> **Task item**: Every record must be repeated exactly, with no omission.

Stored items
+===+

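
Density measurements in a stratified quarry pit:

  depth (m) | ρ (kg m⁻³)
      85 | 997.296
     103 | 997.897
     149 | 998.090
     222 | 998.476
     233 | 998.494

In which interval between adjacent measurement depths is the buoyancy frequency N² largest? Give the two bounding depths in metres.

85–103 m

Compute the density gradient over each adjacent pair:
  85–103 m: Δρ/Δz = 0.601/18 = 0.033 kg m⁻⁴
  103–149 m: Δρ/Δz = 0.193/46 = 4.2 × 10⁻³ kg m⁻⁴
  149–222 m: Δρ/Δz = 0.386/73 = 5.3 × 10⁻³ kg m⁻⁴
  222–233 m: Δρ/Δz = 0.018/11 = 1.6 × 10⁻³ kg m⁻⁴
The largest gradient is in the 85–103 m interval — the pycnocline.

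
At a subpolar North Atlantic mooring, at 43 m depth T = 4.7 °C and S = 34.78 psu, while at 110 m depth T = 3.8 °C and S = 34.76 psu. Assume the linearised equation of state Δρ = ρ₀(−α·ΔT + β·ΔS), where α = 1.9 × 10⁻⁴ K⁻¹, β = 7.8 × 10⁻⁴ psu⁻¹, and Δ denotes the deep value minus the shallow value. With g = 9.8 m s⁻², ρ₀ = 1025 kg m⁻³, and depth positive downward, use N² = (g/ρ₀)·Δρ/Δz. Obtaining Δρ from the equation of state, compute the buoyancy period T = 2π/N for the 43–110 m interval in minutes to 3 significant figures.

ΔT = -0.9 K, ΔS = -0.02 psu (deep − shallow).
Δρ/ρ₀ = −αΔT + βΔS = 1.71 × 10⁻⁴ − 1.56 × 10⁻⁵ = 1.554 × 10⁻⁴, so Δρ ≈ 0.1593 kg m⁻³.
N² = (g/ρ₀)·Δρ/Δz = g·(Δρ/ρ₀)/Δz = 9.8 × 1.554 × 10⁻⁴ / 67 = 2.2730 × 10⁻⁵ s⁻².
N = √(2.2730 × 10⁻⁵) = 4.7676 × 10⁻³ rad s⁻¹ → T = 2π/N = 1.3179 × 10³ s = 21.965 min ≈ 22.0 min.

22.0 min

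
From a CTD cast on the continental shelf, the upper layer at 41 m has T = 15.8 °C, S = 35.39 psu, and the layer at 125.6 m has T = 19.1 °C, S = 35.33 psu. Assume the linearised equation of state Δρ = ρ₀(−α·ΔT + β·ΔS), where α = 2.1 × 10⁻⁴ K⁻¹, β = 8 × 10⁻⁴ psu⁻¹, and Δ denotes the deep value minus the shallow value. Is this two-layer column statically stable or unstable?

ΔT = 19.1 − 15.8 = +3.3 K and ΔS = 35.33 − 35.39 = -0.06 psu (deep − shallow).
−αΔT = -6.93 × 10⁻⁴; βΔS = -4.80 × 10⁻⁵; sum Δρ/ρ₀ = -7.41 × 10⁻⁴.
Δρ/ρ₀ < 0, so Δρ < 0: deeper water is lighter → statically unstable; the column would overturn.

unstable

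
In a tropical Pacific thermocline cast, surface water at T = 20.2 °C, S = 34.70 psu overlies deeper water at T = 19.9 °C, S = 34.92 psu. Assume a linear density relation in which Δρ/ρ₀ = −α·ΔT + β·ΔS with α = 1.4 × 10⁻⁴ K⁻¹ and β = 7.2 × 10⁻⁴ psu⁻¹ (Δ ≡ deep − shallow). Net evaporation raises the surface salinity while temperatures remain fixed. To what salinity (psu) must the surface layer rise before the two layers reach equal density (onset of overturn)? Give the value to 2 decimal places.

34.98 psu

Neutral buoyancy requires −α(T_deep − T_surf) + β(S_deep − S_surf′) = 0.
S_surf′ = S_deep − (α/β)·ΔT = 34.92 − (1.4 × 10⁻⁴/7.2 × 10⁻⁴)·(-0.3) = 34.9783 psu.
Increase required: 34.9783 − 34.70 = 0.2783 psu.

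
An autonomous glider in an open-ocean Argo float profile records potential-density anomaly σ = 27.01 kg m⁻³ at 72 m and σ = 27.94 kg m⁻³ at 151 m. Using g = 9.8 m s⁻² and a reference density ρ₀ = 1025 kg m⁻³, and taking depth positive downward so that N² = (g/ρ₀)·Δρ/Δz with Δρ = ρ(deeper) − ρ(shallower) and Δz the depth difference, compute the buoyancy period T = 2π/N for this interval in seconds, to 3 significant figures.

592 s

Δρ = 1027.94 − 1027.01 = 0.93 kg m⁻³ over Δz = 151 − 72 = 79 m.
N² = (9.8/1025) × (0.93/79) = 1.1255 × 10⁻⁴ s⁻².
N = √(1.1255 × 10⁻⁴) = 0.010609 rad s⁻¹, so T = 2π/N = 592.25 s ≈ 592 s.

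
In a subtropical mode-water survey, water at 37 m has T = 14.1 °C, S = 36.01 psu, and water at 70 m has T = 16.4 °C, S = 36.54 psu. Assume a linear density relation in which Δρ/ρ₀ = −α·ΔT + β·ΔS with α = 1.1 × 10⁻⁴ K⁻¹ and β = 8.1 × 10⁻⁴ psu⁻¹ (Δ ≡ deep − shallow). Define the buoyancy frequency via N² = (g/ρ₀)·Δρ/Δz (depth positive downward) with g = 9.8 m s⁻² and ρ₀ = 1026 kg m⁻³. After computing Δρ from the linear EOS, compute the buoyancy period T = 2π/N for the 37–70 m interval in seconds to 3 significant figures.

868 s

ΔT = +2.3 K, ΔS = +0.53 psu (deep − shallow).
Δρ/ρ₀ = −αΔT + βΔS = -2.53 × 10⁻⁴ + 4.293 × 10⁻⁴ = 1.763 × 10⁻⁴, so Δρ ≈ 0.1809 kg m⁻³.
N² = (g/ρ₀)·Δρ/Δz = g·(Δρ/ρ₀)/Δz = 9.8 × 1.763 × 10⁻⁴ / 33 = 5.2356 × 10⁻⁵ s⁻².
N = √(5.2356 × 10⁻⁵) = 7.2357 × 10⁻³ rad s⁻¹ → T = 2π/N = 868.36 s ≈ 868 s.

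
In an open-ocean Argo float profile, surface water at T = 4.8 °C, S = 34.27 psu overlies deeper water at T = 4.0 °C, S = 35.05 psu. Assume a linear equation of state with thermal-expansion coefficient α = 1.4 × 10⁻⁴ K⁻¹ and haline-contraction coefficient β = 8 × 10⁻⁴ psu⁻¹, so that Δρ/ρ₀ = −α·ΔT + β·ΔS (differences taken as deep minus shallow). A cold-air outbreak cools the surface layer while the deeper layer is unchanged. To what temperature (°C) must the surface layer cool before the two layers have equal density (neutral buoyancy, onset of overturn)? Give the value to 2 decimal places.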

+===+

> **Output for this task**:
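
Density measurements in a stratified quarry pit:

  depth (m) | ρ (kg m⁻³)
      85 | 997.296
     103 | 997.897
     149 | 998.090
     222 | 998.476
     233 | 998.494

In which interval between adjacent measurement depths is the buoyancy frequency N² largest? Give the two bounding depths in metres.

85–103 m

Compute the density gradient over each adjacent pair:
  85–103 m: Δρ/Δz = 0.601/18 = 0.033 kg m⁻⁴
  103–149 m: Δρ/Δz = 0.193/46 = 4.2 × 10⁻³ kg m⁻⁴
  149–222 m: Δρ/Δz = 0.386/73 = 5.3 × 10⁻³ kg m⁻⁴
  222–233 m: Δρ/Δz = 0.018/11 = 1.6 × 10⁻³ kg m⁻⁴
The largest gradient is in the 85–103 m interval — the pycnocline.

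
At a subpolar North Atlantic mooring, at 43 m depth T = 4.7 °C and S = 34.78 psu, while at 110 m depth T = 3.8 °C and S = 34.76 psu. Assume the linearised equation of state Δρ = ρ₀(−α·ΔT + β·ΔS), where α = 1.9 × 10⁻⁴ K⁻¹, β = 7.8 × 10⁻⁴ psu⁻¹, and Δ denotes the deep value minus the shallow value. With g = 9.8 m s⁻², ρ₀ = 1025 kg m⁻³, and depth positive downward, use N² = (g/ρ₀)·Δρ/Δz. Obtaining Δρ from the equation of state, compute the buoyancy period T = 2π/N for the 43–110 m interval in minutes to 3 significant figures.

ΔT = -0.9 K, ΔS = -0.02 psu (deep − shallow).
Δρ/ρ₀ = −αΔT + βΔS = 1.71 × 10⁻⁴ − 1.56 × 10⁻⁵ = 1.554 × 10⁻⁴, so Δρ ≈ 0.1593 kg m⁻³.
N² = (g/ρ₀)·Δρ/Δz = g·(Δρ/ρ₀)/Δz = 9.8 × 1.554 × 10⁻⁴ / 67 = 2.2730 × 10⁻⁵ s⁻².
N = √(2.2730 × 10⁻⁵) = 4.7676 × 10⁻³ rad s⁻¹ → T = 2π/N = 1.3179 × 10³ s = 21.965 min ≈ 22.0 min.

22.0 min

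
From a CTD cast on the continental shelf, the upper layer at 41 m has T = 15.8 °C, S = 35.39 psu, and the layer at 125.6 m has T = 19.1 °C, S = 35.33 psu. Assume the linearised equation of state Δρ = ρ₀(−α·ΔT + β·ΔS), where α = 2.1 × 10⁻⁴ K⁻¹, β = 8 × 10⁻⁴ psu⁻¹, and Δ denotes the deep value minus the shallow value. Is this two-layer column statically stable or unstable?

ΔT = 19.1 − 15.8 = +3.3 K and ΔS = 35.33 − 35.39 = -0.06 psu (deep − shallow).
−αΔT = -6.93 × 10⁻⁴; βΔS = -4.80 × 10⁻⁵; sum Δρ/ρ₀ = -7.41 × 10⁻⁴.
Δρ/ρ₀ < 0, so Δρ < 0: deeper water is lighter → statically unstable; the column would overturn.

unstable

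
In a tropical Pacific thermocline cast, surface water at T = 20.2 °C, S = 34.70 psu overlies deeper water at T = 19.9 °C, S = 34.92 psu. Assume a linear density relation in which Δρ/ρ₀ = −α·ΔT + β·ΔS with α = 1.4 × 10⁻⁴ K⁻¹ and β = 7.2 × 10⁻⁴ psu⁻¹ (Δ ≡ deep − shallow). Net evaporation raises the surface salinity while temperatures remain fixed. To what salinity (psu) must the surface layer rise before the two layers reach equal density (onset of overturn)? Give the value to 2 decimal places.

34.98 psu

Neutral buoyancy requires −α(T_deep − T_surf) + β(S_deep − S_surf′) = 0.
S_surf′ = S_deep − (α/β)·ΔT = 34.92 − (1.4 × 10⁻⁴/7.2 × 10⁻⁴)·(-0.3) = 34.9783 psu.
Increase required: 34.9783 − 34.70 = 0.2783 psu.

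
An autonomous glider in an open-ocean Argo float profile records potential-density anomaly σ = 27.01 kg m⁻³ at 72 m and σ = 27.94 kg m⁻³ at 151 m. Using g = 9.8 m s⁻² and a reference density ρ₀ = 1025 kg m⁻³, and taking depth positive downward so that N² = (g/ρ₀)·Δρ/Δz with Δρ = ρ(deeper) − ρ(shallower) and Δz the depth difference, compute the buoyancy period T = 2π/N for this interval in seconds, to 3 significant figures.

592 s

Δρ = 1027.94 − 1027.01 = 0.93 kg m⁻³ over Δz = 151 − 72 = 79 m.
N² = (9.8/1025) × (0.93/79) = 1.1255 × 10⁻⁴ s⁻².
N = √(1.1255 × 10⁻⁴) = 0.010609 rad s⁻¹, so T = 2π/N = 592.25 s ≈ 592 s.

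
In a subtropical mode-water survey, water at 37 m has T = 14.1 °C, S = 36.01 psu, and water at 70 m has T = 16.4 °C, S = 36.54 psu. Assume a linear density relation in which Δρ/ρ₀ = −α·ΔT + β·ΔS with α = 1.1 × 10⁻⁴ K⁻¹ and β = 8.1 × 10⁻⁴ psu⁻¹ (Δ ≡ deep − shallow). Define the buoyancy frequency via N² = (g/ρ₀)·Δρ/Δz (depth positive downward) with g = 9.8 m s⁻² and ρ₀ = 1026 kg m⁻³. After computing Δρ from the linear EOS, compute the buoyancy period T = 2π/N for the 37–70 m interval in seconds to 3 significant figures.

868 s

ΔT = +2.3 K, ΔS = +0.53 psu (deep − shallow).
Δρ/ρ₀ = −αΔT + βΔS = -2.53 × 10⁻⁴ + 4.293 × 10⁻⁴ = 1.763 × 10⁻⁴, so Δρ ≈ 0.1809 kg m⁻³.
N² = (g/ρ₀)·Δρ/Δz = g·(Δρ/ρ₀)/Δz = 9.8 × 1.763 × 10⁻⁴ / 33 = 5.2356 × 10⁻⁵ s⁻².
N = √(5.2356 × 10⁻⁵) = 7.2357 × 10⁻³ rad s⁻¹ → T = 2π/N = 868.36 s ≈ 868 s.

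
In an open-ocean Argo float profile, surface water at T = 4.8 °C, S = 34.27 psu overlies deeper water at T = 4.0 °C, S = 35.05 psu. Assume a linear equation of state with thermal-expansion coefficient α = 1.4 × 10⁻⁴ K⁻¹ and haline-contraction coefficient β = 8 × 10⁻⁴ psu⁻¹, so that Δρ/ρ₀ = −α·ΔT + β·ΔS (differences taken as deep minus shallow). A cold-air outbreak cools the surface layer while the deeper layer is unchanged. To what temperature (°C) must the surface layer cool before the two layers have equal density (neutral buoyancy, onset of overturn)? Give the value to 2 decimal places.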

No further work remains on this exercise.